Every line with "dropped" in it must be copied from the data.

====== Excerpted records

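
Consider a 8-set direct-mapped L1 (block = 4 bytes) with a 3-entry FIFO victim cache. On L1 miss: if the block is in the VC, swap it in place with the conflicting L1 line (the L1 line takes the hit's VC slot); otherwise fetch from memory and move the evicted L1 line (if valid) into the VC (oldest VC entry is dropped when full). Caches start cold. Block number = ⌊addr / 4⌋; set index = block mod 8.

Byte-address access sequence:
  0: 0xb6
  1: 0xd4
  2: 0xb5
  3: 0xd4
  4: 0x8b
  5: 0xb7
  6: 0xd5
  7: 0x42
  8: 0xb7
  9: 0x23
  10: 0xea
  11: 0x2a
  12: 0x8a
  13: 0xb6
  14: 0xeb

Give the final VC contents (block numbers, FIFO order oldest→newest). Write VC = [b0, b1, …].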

============
====== Excerpted records

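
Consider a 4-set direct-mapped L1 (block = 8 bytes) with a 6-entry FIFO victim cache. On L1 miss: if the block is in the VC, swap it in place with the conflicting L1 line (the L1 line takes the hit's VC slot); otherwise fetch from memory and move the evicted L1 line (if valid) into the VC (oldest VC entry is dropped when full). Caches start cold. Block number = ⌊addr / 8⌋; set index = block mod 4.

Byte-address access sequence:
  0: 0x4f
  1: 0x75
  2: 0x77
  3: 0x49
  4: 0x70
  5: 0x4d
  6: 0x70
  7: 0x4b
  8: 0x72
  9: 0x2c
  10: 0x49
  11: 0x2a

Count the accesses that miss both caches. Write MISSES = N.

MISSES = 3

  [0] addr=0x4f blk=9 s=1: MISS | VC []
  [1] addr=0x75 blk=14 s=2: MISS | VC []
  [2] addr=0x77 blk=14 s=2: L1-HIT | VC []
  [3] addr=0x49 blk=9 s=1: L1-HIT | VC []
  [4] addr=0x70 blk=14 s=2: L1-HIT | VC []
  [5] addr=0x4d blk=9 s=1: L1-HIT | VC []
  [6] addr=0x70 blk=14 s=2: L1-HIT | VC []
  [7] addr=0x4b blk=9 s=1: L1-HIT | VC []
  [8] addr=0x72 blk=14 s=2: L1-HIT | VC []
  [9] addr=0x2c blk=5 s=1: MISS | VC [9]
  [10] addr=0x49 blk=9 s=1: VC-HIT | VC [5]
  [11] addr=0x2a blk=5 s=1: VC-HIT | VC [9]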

============
====== Excerpted records

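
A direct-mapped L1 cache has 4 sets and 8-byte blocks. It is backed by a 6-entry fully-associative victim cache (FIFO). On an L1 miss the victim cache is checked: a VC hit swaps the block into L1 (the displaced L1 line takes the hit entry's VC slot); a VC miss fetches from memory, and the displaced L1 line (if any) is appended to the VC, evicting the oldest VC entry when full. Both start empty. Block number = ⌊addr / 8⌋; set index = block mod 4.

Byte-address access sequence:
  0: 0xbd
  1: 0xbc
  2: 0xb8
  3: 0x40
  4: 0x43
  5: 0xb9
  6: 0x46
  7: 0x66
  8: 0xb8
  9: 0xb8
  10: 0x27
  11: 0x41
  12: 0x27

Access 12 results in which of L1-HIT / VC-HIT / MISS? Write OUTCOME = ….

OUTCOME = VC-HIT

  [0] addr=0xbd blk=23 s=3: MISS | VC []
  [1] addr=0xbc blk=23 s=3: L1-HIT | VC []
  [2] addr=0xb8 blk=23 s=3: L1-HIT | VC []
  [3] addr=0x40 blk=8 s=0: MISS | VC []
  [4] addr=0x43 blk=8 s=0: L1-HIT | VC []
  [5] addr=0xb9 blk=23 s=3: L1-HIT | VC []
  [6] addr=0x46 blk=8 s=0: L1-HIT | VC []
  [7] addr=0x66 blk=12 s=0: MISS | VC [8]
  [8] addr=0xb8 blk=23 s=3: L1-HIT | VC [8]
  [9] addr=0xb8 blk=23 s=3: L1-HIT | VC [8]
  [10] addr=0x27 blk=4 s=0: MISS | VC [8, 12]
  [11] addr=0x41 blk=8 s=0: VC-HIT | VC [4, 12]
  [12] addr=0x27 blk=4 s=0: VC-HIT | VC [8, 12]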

============

Answer to the exercise:
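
Consider a 8-set direct-mapped L1 (block = 4 bytes) with a 3-entry FIFO victim cache. On L1 miss: if the block is in the VC, swap it in place with the conflicting L1 line (the L1 line takes the hit's VC slot); otherwise fetch from memory and move the evicted L1 line (if valid) into the VC (oldest VC entry is dropped when full). Caches start cold. Block number = ⌊addr / 4⌋; set index = block mod 8.
Consider a 4-set direct-mapped L1 (block = 8 bytes) with a 6-entry FIFO victim cache. On L1 miss: if the block is in the VC, swap it in place with the conflicting L1 line (the L1 line takes the hit's VC slot); otherwise fetch from memory and move the evicted L1 line (if valid) into the VC (oldest VC entry is dropped when full). Caches start cold. Block number = ⌊addr / 8⌋; set index = block mod 4.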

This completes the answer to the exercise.